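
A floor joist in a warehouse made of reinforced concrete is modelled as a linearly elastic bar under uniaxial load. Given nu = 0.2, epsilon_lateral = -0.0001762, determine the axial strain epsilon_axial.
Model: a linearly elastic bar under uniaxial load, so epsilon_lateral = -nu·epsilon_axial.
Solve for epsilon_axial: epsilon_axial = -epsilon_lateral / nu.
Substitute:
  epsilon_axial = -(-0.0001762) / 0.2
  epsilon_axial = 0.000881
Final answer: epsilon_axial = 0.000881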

______________________________

-- TASK DESCRIPTION --
Set down the records once more, character for character.

-- RESPONSE AREA --
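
A floor joist in a warehouse made of reinforced concrete is modelled as a linearly elastic bar under uniaxial load. Given nu = 0.2, epsilon_lateral = -0.0001762, determine the axial strain epsilon_axial.
Model: a linearly elastic bar under uniaxial load, so epsilon_lateral = -nu·epsilon_axial.
Solve for epsilon_axial: epsilon_axial = -epsilon_lateral / nu.
Substitute:
  epsilon_axial = -(-0.0001762) / 0.2
  epsilon_axial = 0.000881
Final answer: epsilon_axial = 0.000881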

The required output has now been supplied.